----- Excerpted data -----

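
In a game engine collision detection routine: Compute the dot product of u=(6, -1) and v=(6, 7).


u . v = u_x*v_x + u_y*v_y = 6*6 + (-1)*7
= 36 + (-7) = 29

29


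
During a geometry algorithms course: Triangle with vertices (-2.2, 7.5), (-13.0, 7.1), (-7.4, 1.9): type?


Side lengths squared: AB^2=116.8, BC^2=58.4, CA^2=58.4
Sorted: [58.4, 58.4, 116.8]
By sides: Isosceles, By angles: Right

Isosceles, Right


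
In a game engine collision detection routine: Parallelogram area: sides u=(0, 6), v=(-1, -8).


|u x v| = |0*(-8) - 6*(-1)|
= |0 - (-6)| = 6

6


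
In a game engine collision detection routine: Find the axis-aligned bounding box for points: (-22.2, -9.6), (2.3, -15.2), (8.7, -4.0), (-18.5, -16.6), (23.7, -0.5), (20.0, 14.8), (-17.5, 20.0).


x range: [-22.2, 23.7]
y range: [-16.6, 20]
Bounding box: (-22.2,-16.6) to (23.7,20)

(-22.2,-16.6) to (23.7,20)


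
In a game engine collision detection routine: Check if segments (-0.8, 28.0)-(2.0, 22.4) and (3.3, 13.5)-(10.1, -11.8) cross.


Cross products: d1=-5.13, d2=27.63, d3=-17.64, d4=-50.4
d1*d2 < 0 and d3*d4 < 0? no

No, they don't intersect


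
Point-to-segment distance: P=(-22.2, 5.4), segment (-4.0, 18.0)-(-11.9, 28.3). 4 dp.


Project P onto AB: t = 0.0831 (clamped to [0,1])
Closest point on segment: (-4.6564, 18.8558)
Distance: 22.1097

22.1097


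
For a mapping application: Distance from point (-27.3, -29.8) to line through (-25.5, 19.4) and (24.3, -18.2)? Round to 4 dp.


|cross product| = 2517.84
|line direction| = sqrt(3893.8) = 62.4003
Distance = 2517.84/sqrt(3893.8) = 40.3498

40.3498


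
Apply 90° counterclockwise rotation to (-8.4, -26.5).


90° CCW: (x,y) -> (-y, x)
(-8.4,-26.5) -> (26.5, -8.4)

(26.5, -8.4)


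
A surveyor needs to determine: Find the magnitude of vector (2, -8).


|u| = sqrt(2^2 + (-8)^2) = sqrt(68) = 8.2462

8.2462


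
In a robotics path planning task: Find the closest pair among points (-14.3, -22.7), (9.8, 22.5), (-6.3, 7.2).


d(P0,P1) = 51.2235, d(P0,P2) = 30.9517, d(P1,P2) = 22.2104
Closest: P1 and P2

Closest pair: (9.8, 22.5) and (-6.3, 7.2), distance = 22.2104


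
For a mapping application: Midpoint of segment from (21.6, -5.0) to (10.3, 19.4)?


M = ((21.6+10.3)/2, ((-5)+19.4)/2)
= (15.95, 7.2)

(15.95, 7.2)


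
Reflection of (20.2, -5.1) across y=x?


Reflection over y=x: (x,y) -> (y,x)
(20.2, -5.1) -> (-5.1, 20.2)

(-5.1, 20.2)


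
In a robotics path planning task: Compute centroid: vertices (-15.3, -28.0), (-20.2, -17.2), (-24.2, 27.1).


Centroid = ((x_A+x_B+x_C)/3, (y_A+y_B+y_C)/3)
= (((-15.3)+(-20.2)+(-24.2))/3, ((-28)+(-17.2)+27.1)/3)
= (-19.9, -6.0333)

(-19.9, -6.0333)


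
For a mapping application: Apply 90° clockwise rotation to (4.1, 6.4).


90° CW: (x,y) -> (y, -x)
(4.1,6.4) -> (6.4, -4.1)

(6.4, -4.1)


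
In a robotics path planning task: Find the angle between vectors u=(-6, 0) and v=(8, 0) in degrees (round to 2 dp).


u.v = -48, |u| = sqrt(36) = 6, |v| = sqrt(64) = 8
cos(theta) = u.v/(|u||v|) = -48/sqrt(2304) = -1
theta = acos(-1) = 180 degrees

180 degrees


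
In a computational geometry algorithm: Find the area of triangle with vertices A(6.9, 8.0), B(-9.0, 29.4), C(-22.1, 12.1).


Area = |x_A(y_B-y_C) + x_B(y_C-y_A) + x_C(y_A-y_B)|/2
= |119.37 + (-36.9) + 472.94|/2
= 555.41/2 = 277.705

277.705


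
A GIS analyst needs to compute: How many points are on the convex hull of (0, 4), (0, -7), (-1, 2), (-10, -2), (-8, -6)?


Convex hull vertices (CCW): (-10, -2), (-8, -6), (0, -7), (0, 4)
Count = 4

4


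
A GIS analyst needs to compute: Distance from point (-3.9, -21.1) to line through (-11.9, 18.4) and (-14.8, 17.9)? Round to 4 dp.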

-----

■ **What you will do**:
All entries must be repeated verbatim.

■ **Response to the task**:
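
In a game engine collision detection routine: Compute the dot product of u=(6, -1) and v=(6, 7).


u . v = u_x*v_x + u_y*v_y = 6*6 + (-1)*7
= 36 + (-7) = 29

29


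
During a geometry algorithms course: Triangle with vertices (-2.2, 7.5), (-13.0, 7.1), (-7.4, 1.9): type?


Side lengths squared: AB^2=116.8, BC^2=58.4, CA^2=58.4
Sorted: [58.4, 58.4, 116.8]
By sides: Isosceles, By angles: Right

Isosceles, Right


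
In a game engine collision detection routine: Parallelogram area: sides u=(0, 6), v=(-1, -8).


|u x v| = |0*(-8) - 6*(-1)|
= |0 - (-6)| = 6

6


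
In a game engine collision detection routine: Find the axis-aligned bounding box for points: (-22.2, -9.6), (2.3, -15.2), (8.7, -4.0), (-18.5, -16.6), (23.7, -0.5), (20.0, 14.8), (-17.5, 20.0).


x range: [-22.2, 23.7]
y range: [-16.6, 20]
Bounding box: (-22.2,-16.6) to (23.7,20)

(-22.2,-16.6) to (23.7,20)


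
In a game engine collision detection routine: Check if segments (-0.8, 28.0)-(2.0, 22.4) and (3.3, 13.5)-(10.1, -11.8) cross.


Cross products: d1=-5.13, d2=27.63, d3=-17.64, d4=-50.4
d1*d2 < 0 and d3*d4 < 0? no

No, they don't intersect


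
Point-to-segment distance: P=(-22.2, 5.4), segment (-4.0, 18.0)-(-11.9, 28.3). 4 dp.


Project P onto AB: t = 0.0831 (clamped to [0,1])
Closest point on segment: (-4.6564, 18.8558)
Distance: 22.1097

22.1097


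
For a mapping application: Distance from point (-27.3, -29.8) to line through (-25.5, 19.4) and (24.3, -18.2)? Round to 4 dp.


|cross product| = 2517.84
|line direction| = sqrt(3893.8) = 62.4003
Distance = 2517.84/sqrt(3893.8) = 40.3498

40.3498


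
Apply 90° counterclockwise rotation to (-8.4, -26.5).


90° CCW: (x,y) -> (-y, x)
(-8.4,-26.5) -> (26.5, -8.4)

(26.5, -8.4)


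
A surveyor needs to determine: Find the magnitude of vector (2, -8).


|u| = sqrt(2^2 + (-8)^2) = sqrt(68) = 8.2462

8.2462


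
In a robotics path planning task: Find the closest pair among points (-14.3, -22.7), (9.8, 22.5), (-6.3, 7.2).


d(P0,P1) = 51.2235, d(P0,P2) = 30.9517, d(P1,P2) = 22.2104
Closest: P1 and P2

Closest pair: (9.8, 22.5) and (-6.3, 7.2), distance = 22.2104


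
For a mapping application: Midpoint of segment from (21.6, -5.0) to (10.3, 19.4)?


M = ((21.6+10.3)/2, ((-5)+19.4)/2)
= (15.95, 7.2)

(15.95, 7.2)


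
Reflection of (20.2, -5.1) across y=x?


Reflection over y=x: (x,y) -> (y,x)
(20.2, -5.1) -> (-5.1, 20.2)

(-5.1, 20.2)


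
In a robotics path planning task: Compute centroid: vertices (-15.3, -28.0), (-20.2, -17.2), (-24.2, 27.1).


Centroid = ((x_A+x_B+x_C)/3, (y_A+y_B+y_C)/3)
= (((-15.3)+(-20.2)+(-24.2))/3, ((-28)+(-17.2)+27.1)/3)
= (-19.9, -6.0333)

(-19.9, -6.0333)


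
For a mapping application: Apply 90° clockwise rotation to (4.1, 6.4).


90° CW: (x,y) -> (y, -x)
(4.1,6.4) -> (6.4, -4.1)

(6.4, -4.1)


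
In a robotics path planning task: Find the angle between vectors u=(-6, 0) and v=(8, 0) in degrees (round to 2 dp).


u.v = -48, |u| = sqrt(36) = 6, |v| = sqrt(64) = 8
cos(theta) = u.v/(|u||v|) = -48/sqrt(2304) = -1
theta = acos(-1) = 180 degrees

180 degrees


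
In a computational geometry algorithm: Find the area of triangle with vertices A(6.9, 8.0), B(-9.0, 29.4), C(-22.1, 12.1).


Area = |x_A(y_B-y_C) + x_B(y_C-y_A) + x_C(y_A-y_B)|/2
= |119.37 + (-36.9) + 472.94|/2
= 555.41/2 = 277.705

277.705


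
A GIS analyst needs to compute: How many points are on the convex hull of (0, 4), (0, -7), (-1, 2), (-10, -2), (-8, -6)?


Convex hull vertices (CCW): (-10, -2), (-8, -6), (0, -7), (0, 4)
Count = 4

4


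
A GIS analyst needs to compute: Distance from point (-3.9, -21.1) to line through (-11.9, 18.4) and (-14.8, 17.9)? Round to 4 dp.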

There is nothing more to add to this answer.